---- Extracted material

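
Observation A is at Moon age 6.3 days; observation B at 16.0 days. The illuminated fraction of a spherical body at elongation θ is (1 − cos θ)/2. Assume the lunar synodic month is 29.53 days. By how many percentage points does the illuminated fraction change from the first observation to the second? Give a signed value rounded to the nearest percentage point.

+60 percentage points

θ₁ = 360° × 6.3/29.53 = 76.8°, f₁ = (1 − cos θ₁)/2 = 0.386.
θ₂ = 360° × 16.0/29.53 = 195.1°, f₂ = (1 − cos θ₂)/2 = 0.983.
Change = f₂ − f₁ = +0.597 → +60 percentage points.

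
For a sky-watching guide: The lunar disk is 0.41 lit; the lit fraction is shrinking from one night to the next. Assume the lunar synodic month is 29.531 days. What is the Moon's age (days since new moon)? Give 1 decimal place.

cos θ = 1 − 2f = 0.180, giving a principal value of 79.6°.
Waning ⇒ past full, so θ = 360° − 79.6° = 280.4°.
Age = 29.531 × 280.4°/360° ≈ 23.00 days.

23.0 days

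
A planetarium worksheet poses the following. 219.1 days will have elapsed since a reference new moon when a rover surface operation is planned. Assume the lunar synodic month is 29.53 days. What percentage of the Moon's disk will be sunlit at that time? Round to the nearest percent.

Reduce mod P: 219.1 − 7×29.53 = 12.39 d into the current lunation.
The Moon has covered 12.39/29.53 of its cycle, so θ ≈ 360° × 12.39/29.53 = 151.0°.
Illuminated fraction = (1 − cos 151.0°)/2 = (1 − (-0.875))/2 ≈ 0.938, so 94%.

94%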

--------

#### [Work item]
Your job is to copy all the records exactly.

#### [Response to the task]
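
Observation A is at Moon age 6.3 days; observation B at 16.0 days. The illuminated fraction of a spherical body at elongation θ is (1 − cos θ)/2. Assume the lunar synodic month is 29.53 days. By how many percentage points does the illuminated fraction change from the first observation to the second? Give a signed value rounded to the nearest percentage point.

+60 percentage points

θ₁ = 360° × 6.3/29.53 = 76.8°, f₁ = (1 − cos θ₁)/2 = 0.386.
θ₂ = 360° × 16.0/29.53 = 195.1°, f₂ = (1 − cos θ₂)/2 = 0.983.
Change = f₂ − f₁ = +0.597 → +60 percentage points.

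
For a sky-watching guide: The lunar disk is 0.41 lit; the lit fraction is shrinking from one night to the next. Assume the lunar synodic month is 29.531 days. What is the Moon's age (days since new moon)? Give 1 decimal place.

cos θ = 1 − 2f = 0.180, giving a principal value of 79.6°.
Waning ⇒ past full, so θ = 360° − 79.6° = 280.4°.
Age = 29.531 × 280.4°/360° ≈ 23.00 days.

23.0 days

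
A planetarium worksheet poses the following. 219.1 days will have elapsed since a reference new moon when a rover surface operation is planned. Assume the lunar synodic month is 29.53 days. What percentage of the Moon's disk will be sunlit at that time? Round to the nearest percent.

Reduce mod P: 219.1 − 7×29.53 = 12.39 d into the current lunation.
The Moon has covered 12.39/29.53 of its cycle, so θ ≈ 360° × 12.39/29.53 = 151.0°.
Illuminated fraction = (1 − cos 151.0°)/2 = (1 − (-0.875))/2 ≈ 0.938, so 94%.

94%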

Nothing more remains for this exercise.